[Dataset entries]
* * * *

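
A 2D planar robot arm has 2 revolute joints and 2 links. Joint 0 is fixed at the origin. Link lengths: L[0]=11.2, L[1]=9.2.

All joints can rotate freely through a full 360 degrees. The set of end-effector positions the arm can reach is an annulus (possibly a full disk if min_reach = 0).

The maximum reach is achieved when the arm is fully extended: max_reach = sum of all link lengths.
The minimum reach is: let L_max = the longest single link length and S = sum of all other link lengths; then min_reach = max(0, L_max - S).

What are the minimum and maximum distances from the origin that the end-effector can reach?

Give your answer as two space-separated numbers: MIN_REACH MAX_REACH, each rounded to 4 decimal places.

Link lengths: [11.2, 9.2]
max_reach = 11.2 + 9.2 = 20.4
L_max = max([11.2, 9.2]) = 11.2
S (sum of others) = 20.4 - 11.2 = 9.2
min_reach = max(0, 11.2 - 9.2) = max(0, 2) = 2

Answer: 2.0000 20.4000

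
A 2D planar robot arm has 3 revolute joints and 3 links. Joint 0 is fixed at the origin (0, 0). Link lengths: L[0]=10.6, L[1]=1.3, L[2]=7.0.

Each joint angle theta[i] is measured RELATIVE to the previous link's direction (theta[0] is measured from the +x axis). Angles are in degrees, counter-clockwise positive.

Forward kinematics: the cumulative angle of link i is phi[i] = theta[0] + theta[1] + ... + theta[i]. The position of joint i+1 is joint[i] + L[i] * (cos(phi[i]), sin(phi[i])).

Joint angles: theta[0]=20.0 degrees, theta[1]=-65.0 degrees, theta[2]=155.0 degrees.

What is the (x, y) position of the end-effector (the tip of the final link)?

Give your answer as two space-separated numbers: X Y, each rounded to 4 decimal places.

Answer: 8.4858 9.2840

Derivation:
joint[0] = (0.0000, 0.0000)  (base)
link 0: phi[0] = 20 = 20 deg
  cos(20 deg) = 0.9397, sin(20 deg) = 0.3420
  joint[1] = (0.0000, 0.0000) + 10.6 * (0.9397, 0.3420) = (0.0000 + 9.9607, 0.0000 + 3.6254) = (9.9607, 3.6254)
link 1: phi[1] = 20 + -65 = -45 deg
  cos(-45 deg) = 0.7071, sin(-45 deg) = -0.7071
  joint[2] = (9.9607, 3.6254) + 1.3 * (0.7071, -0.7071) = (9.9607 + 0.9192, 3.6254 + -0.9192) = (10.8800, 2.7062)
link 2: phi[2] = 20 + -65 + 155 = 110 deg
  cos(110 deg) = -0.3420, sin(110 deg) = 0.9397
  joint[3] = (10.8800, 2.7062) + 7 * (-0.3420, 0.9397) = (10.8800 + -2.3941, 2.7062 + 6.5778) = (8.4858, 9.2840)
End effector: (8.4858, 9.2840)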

* * * *

DIRECTIONS — Only the lines above, from the first through the one holding "What are the", are to be output, and they must be copied exactly.

SOLUTION TO THIS EXERCISE —
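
A 2D planar robot arm has 2 revolute joints and 2 links. Joint 0 is fixed at the origin. Link lengths: L[0]=11.2, L[1]=9.2.

All joints can rotate freely through a full 360 degrees. The set of end-effector positions the arm can reach is an annulus (possibly a full disk if min_reach = 0).

The maximum reach is achieved when the arm is fully extended: max_reach = sum of all link lengths.
The minimum reach is: let L_max = the longest single link length and S = sum of all other link lengths; then min_reach = max(0, L_max - S).

What are the minimum and maximum distances from the origin that the end-effector can reach?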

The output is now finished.